(Collected data)
=== Begin Enclosure ===

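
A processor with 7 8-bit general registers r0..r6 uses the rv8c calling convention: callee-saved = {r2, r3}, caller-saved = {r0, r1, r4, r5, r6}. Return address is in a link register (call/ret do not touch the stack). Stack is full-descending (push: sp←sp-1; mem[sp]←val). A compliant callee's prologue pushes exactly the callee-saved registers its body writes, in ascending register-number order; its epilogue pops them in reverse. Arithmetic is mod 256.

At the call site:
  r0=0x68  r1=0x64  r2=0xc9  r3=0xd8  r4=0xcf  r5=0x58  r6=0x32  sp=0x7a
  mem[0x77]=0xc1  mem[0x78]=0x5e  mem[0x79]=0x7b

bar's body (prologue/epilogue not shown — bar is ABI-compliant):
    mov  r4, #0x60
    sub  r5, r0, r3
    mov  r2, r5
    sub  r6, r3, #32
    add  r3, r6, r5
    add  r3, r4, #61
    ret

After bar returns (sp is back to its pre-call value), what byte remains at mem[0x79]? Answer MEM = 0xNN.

prologue: push r2 -> mem[0x79]=0xc9, sp=0x79
prologue: push r3 -> mem[0x78]=0xd8, sp=0x78
body[0] mov  r4, #0x60 -> r4=0x60
body[1] sub  r5, r0, r3 -> r5=0x90
body[2] mov  r2, r5 -> r2=0x90
body[3] sub  r6, r3, #32 -> r6=0xb8
body[4] add  r3, r6, r5 -> r3=0x48
body[5] add  r3, r4, #61 -> r3=0x9d
epilogue: pop r3=0xd8, sp=0x79
epilogue: pop r2=0xc9, sp=0x7a
prologue pushed ['r2', 'r3'] at ['0x79', '0x78']

MEM = 0xc9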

=== End Enclosure ===

> [PROMPT] Return exactly the run of lines that opens with the one containing "At the call" and closes with the last line of the records above.

> [SOLUTION FOR THIS EXERCISE]
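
At the call site:
  r0=0x68  r1=0x64  r2=0xc9  r3=0xd8  r4=0xcf  r5=0x58  r6=0x32  sp=0x7a
  mem[0x77]=0xc1  mem[0x78]=0x5e  mem[0x79]=0x7b

bar's body (prologue/epilogue not shown — bar is ABI-compliant):
    mov  r4, #0x60
    sub  r5, r0, r3
    mov  r2, r5
    sub  r6, r3, #32
    add  r3, r6, r5
    add  r3, r4, #61
    ret

After bar returns (sp is back to its pre-call value), what byte remains at mem[0x79]? Answer MEM = 0xNN.

prologue: push r2 -> mem[0x79]=0xc9, sp=0x79
prologue: push r3 -> mem[0x78]=0xd8, sp=0x78
body[0] mov  r4, #0x60 -> r4=0x60
body[1] sub  r5, r0, r3 -> r5=0x90
body[2] mov  r2, r5 -> r2=0x90
body[3] sub  r6, r3, #32 -> r6=0xb8
body[4] add  r3, r6, r5 -> r3=0x48
body[5] add  r3, r4, #61 -> r3=0x9d
epilogue: pop r3=0xd8, sp=0x79
epilogue: pop r2=0xc9, sp=0x7a
prologue pushed ['r2', 'r3'] at ['0x79', '0x78']

MEM = 0xc9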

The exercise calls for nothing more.